## The task
Copy the data that follows, exactly and completely.
╭─ Supplied entries
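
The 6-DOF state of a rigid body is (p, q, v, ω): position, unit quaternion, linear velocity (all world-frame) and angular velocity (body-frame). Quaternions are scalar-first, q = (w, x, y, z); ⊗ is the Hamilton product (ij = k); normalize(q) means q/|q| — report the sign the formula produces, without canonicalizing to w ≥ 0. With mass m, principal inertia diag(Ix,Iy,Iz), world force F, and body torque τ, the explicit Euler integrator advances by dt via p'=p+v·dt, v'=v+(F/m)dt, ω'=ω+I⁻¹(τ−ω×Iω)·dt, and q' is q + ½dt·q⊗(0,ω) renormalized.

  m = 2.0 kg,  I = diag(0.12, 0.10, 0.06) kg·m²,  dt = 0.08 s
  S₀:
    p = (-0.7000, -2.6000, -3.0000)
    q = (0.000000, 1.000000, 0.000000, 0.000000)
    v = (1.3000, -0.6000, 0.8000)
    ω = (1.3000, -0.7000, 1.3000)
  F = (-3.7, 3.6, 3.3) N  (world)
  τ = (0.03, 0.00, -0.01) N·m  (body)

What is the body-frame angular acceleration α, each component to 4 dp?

α = (-0.0533, -1.0140, -0.4700)

gyro term ω×Iω = (0.0364, 0.1014, 0.0182)
angular accel α = (-0.0533, -1.0140, -0.4700)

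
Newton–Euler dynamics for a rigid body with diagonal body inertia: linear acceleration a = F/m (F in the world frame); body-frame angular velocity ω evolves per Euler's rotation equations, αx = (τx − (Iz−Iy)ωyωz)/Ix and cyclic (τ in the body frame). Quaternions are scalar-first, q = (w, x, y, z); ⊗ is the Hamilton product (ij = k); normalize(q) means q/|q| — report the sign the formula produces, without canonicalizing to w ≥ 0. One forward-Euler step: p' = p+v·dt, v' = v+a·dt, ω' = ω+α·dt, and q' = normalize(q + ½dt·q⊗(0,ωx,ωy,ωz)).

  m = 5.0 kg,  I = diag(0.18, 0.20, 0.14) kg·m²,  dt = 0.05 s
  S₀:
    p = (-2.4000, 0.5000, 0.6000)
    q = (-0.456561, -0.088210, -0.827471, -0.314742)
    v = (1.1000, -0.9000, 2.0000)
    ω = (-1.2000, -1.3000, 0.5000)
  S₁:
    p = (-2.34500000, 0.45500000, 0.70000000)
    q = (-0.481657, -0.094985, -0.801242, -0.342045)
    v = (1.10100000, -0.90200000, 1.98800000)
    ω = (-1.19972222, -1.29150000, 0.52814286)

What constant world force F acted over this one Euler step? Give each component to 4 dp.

F = (0.1000, -0.2000, -1.2000)

v₁ − v₀ = (0.00100000, -0.00200000, -0.01200000)
m·(v₁−v₀)/dt = (0.1000, -0.2000, -1.2000)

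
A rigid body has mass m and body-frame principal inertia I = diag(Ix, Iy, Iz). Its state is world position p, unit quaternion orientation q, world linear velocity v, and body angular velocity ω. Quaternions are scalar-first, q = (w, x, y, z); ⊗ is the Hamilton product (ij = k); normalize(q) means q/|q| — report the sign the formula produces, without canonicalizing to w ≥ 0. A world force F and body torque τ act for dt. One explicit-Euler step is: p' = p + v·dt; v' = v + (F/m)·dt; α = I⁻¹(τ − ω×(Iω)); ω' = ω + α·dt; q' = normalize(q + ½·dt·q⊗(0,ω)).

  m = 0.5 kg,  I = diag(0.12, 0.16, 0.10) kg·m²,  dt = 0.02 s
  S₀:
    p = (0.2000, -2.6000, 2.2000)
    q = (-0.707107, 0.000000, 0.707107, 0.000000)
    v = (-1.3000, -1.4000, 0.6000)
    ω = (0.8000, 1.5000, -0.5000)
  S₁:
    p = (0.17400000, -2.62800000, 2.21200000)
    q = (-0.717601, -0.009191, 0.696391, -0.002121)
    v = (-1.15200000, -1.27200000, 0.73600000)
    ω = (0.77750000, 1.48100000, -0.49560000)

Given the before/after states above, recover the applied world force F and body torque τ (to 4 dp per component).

F = (3.7000, 3.2000, 3.4000)
τ = (-0.0900, -0.1600, 0.0700)

ω₁ − ω₀ = (-0.02250000, -0.01900000, 0.00440000)
τ = I·(Δω/dt) + ω₀×(Iω₀) = (-0.0900, -0.1600, 0.0700)
Δv = v₁−v₀ = (0.14800000, 0.12800000, 0.13600000)
F = m·Δv/dt = (3.7000, 3.2000, 3.4000)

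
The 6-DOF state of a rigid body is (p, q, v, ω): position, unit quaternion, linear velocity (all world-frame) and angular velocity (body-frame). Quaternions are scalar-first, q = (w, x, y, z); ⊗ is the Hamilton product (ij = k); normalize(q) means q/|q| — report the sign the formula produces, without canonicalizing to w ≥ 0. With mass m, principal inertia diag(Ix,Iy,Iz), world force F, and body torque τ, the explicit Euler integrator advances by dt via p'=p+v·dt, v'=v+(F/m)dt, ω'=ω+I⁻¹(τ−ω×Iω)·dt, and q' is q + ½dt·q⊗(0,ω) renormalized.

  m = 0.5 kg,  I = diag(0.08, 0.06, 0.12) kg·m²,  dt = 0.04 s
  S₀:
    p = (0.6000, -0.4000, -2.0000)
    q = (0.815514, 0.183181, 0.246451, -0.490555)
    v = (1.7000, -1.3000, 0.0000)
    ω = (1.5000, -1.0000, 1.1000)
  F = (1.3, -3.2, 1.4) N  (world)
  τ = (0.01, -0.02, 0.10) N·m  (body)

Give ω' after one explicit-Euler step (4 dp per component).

ω' = (1.5380, -0.9693, 1.1233)

angular accel α = (0.9500, 0.7667, 0.5833)
new body rate ω' = (1.5380, -0.9693, 1.1233)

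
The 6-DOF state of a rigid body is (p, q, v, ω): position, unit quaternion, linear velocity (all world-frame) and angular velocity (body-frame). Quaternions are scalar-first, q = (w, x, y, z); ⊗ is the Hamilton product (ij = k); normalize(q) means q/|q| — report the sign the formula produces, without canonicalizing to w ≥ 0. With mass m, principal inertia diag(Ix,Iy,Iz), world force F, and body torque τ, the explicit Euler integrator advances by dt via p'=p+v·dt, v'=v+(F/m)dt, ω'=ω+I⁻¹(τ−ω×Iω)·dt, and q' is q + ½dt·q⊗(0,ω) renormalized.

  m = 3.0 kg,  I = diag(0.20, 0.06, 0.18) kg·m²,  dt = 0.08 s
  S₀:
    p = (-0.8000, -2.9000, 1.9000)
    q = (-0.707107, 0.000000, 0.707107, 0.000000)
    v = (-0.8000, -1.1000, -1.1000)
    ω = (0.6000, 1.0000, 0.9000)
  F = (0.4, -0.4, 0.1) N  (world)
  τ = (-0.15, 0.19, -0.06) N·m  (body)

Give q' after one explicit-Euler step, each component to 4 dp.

q⊗(0,ω) = (-0.7071070, 0.2121321, -0.7071070, -1.0606605)
q + ½dt·q⊗(0,ω), renormalized = (-0.7341, 0.0085, 0.6776, -0.0424)

q' = (-0.7341, 0.0085, 0.6776, -0.0424)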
╰─
## Answer
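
The 6-DOF state of a rigid body is (p, q, v, ω): position, unit quaternion, linear velocity (all world-frame) and angular velocity (body-frame). Quaternions are scalar-first, q = (w, x, y, z); ⊗ is the Hamilton product (ij = k); normalize(q) means q/|q| — report the sign the formula produces, without canonicalizing to w ≥ 0. With mass m, principal inertia diag(Ix,Iy,Iz), world force F, and body torque τ, the explicit Euler integrator advances by dt via p'=p+v·dt, v'=v+(F/m)dt, ω'=ω+I⁻¹(τ−ω×Iω)·dt, and q' is q + ½dt·q⊗(0,ω) renormalized.

  m = 2.0 kg,  I = diag(0.12, 0.10, 0.06) kg·m²,  dt = 0.08 s
  S₀:
    p = (-0.7000, -2.6000, -3.0000)
    q = (0.000000, 1.000000, 0.000000, 0.000000)
    v = (1.3000, -0.6000, 0.8000)
    ω = (1.3000, -0.7000, 1.3000)
  F = (-3.7, 3.6, 3.3) N  (world)
  τ = (0.03, 0.00, -0.01) N·m  (body)

What is the body-frame angular acceleration α, each component to 4 dp?

α = (-0.0533, -1.0140, -0.4700)

gyro term ω×Iω = (0.0364, 0.1014, 0.0182)
angular accel α = (-0.0533, -1.0140, -0.4700)

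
Newton–Euler dynamics for a rigid body with diagonal body inertia: linear acceleration a = F/m (F in the world frame); body-frame angular velocity ω evolves per Euler's rotation equations, αx = (τx − (Iz−Iy)ωyωz)/Ix and cyclic (τ in the body frame). Quaternions are scalar-first, q = (w, x, y, z); ⊗ is the Hamilton product (ij = k); normalize(q) means q/|q| — report the sign the formula produces, without canonicalizing to w ≥ 0. One forward-Euler step: p' = p+v·dt, v' = v+a·dt, ω' = ω+α·dt, and q' = normalize(q + ½dt·q⊗(0,ωx,ωy,ωz)).

  m = 5.0 kg,  I = diag(0.18, 0.20, 0.14) kg·m²,  dt = 0.05 s
  S₀:
    p = (-2.4000, 0.5000, 0.6000)
    q = (-0.456561, -0.088210, -0.827471, -0.314742)
    v = (1.1000, -0.9000, 2.0000)
    ω = (-1.2000, -1.3000, 0.5000)
  S₁:
    p = (-2.34500000, 0.45500000, 0.70000000)
    q = (-0.481657, -0.094985, -0.801242, -0.342045)
    v = (1.10100000, -0.90200000, 1.98800000)
    ω = (-1.19972222, -1.29150000, 0.52814286)

What constant world force F acted over this one Euler step? Give each component to 4 dp.

F = (0.1000, -0.2000, -1.2000)

v₁ − v₀ = (0.00100000, -0.00200000, -0.01200000)
m·(v₁−v₀)/dt = (0.1000, -0.2000, -1.2000)

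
A rigid body has mass m and body-frame principal inertia I = diag(Ix, Iy, Iz). Its state is world position p, unit quaternion orientation q, world linear velocity v, and body angular velocity ω. Quaternions are scalar-first, q = (w, x, y, z); ⊗ is the Hamilton product (ij = k); normalize(q) means q/|q| — report the sign the formula produces, without canonicalizing to w ≥ 0. A world force F and body torque τ act for dt. One explicit-Euler step is: p' = p + v·dt; v' = v + (F/m)·dt; α = I⁻¹(τ − ω×(Iω)); ω' = ω + α·dt; q' = normalize(q + ½·dt·q⊗(0,ω)).

  m = 0.5 kg,  I = diag(0.12, 0.16, 0.10) kg·m²,  dt = 0.02 s
  S₀:
    p = (0.2000, -2.6000, 2.2000)
    q = (-0.707107, 0.000000, 0.707107, 0.000000)
    v = (-1.3000, -1.4000, 0.6000)
    ω = (0.8000, 1.5000, -0.5000)
  S₁:
    p = (0.17400000, -2.62800000, 2.21200000)
    q = (-0.717601, -0.009191, 0.696391, -0.002121)
    v = (-1.15200000, -1.27200000, 0.73600000)
    ω = (0.77750000, 1.48100000, -0.49560000)

Given the before/after states above, recover the applied world force F and body torque τ (to 4 dp per component).

F = (3.7000, 3.2000, 3.4000)
τ = (-0.0900, -0.1600, 0.0700)

ω₁ − ω₀ = (-0.02250000, -0.01900000, 0.00440000)
τ = I·(Δω/dt) + ω₀×(Iω₀) = (-0.0900, -0.1600, 0.0700)
Δv = v₁−v₀ = (0.14800000, 0.12800000, 0.13600000)
F = m·Δv/dt = (3.7000, 3.2000, 3.4000)

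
The 6-DOF state of a rigid body is (p, q, v, ω): position, unit quaternion, linear velocity (all world-frame) and angular velocity (body-frame). Quaternions are scalar-first, q = (w, x, y, z); ⊗ is the Hamilton product (ij = k); normalize(q) means q/|q| — report the sign the formula produces, without canonicalizing to w ≥ 0. With mass m, principal inertia diag(Ix,Iy,Iz), world force F, and body torque τ, the explicit Euler integrator advances by dt via p'=p+v·dt, v'=v+(F/m)dt, ω'=ω+I⁻¹(τ−ω×Iω)·dt, and q' is q + ½dt·q⊗(0,ω) renormalized.

  m = 0.5 kg,  I = diag(0.08, 0.06, 0.12) kg·m²,  dt = 0.04 s
  S₀:
    p = (0.6000, -0.4000, -2.0000)
    q = (0.815514, 0.183181, 0.246451, -0.490555)
    v = (1.7000, -1.3000, 0.0000)
    ω = (1.5000, -1.0000, 1.1000)
  F = (1.3, -3.2, 1.4) N  (world)
  τ = (0.01, -0.02, 0.10) N·m  (body)

Give ω' after one explicit-Euler step (4 dp per component).

ω' = (1.5380, -0.9693, 1.1233)

angular accel α = (0.9500, 0.7667, 0.5833)
new body rate ω' = (1.5380, -0.9693, 1.1233)

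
The 6-DOF state of a rigid body is (p, q, v, ω): position, unit quaternion, linear velocity (all world-frame) and angular velocity (body-frame). Quaternions are scalar-first, q = (w, x, y, z); ⊗ is the Hamilton product (ij = k); normalize(q) means q/|q| — report the sign the formula produces, without canonicalizing to w ≥ 0. With mass m, principal inertia diag(Ix,Iy,Iz), world force F, and body torque τ, the explicit Euler integrator advances by dt via p'=p+v·dt, v'=v+(F/m)dt, ω'=ω+I⁻¹(τ−ω×Iω)·dt, and q' is q + ½dt·q⊗(0,ω) renormalized.

  m = 3.0 kg,  I = diag(0.20, 0.06, 0.18) kg·m²,  dt = 0.08 s
  S₀:
    p = (-0.8000, -2.9000, 1.9000)
    q = (-0.707107, 0.000000, 0.707107, 0.000000)
    v = (-0.8000, -1.1000, -1.1000)
    ω = (0.6000, 1.0000, 0.9000)
  F = (0.4, -0.4, 0.1) N  (world)
  τ = (-0.15, 0.19, -0.06) N·m  (body)

Give q' after one explicit-Euler step, each component to 4 dp.

q⊗(0,ω) = (-0.7071070, 0.2121321, -0.7071070, -1.0606605)
q + ½dt·q⊗(0,ω), renormalized = (-0.7341, 0.0085, 0.6776, -0.0424)

q' = (-0.7341, 0.0085, 0.6776, -0.0424)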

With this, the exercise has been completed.